== REQUIRED ACTION ==
Your task is to reproduce exactly the lines from the line with "t | 1 | 2 | 3 | 4 | 5 | 6 | 7 | 8 | 9 | 10" through the end of the records below.
■ ■ ■ ■ ■ ■ ■
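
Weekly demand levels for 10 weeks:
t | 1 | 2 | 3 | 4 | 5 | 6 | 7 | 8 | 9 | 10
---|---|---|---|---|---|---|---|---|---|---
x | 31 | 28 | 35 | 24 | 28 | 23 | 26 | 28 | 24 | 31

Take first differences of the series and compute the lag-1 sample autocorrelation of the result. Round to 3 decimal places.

-0.695

First differences Δx: -3, 7, -11, 4, -5, 3, 2, -4, 7
Mean of differences = 0.0000
Numerator Σ(Δx_t−Δx̄)(Δx_{t+1}−Δx̄) = -207.0000
Denominator Σ(Δx_t−Δx̄)² = 298.0000
r_1(Δx) = -207.0000 / 298.0000 = -0.695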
■ ■ ■ ■ ■ ■ ■
== RESPONSE ==
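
t | 1 | 2 | 3 | 4 | 5 | 6 | 7 | 8 | 9 | 10
---|---|---|---|---|---|---|---|---|---|---
x | 31 | 28 | 35 | 24 | 28 | 23 | 26 | 28 | 24 | 31

Take first differences of the series and compute the lag-1 sample autocorrelation of the result. Round to 3 decimal places.

-0.695

First differences Δx: -3, 7, -11, 4, -5, 3, 2, -4, 7
Mean of differences = 0.0000
Numerator Σ(Δx_t−Δx̄)(Δx_{t+1}−Δx̄) = -207.0000
Denominator Σ(Δx_t−Δx̄)² = 298.0000
r_1(Δx) = -207.0000 / 298.0000 = -0.695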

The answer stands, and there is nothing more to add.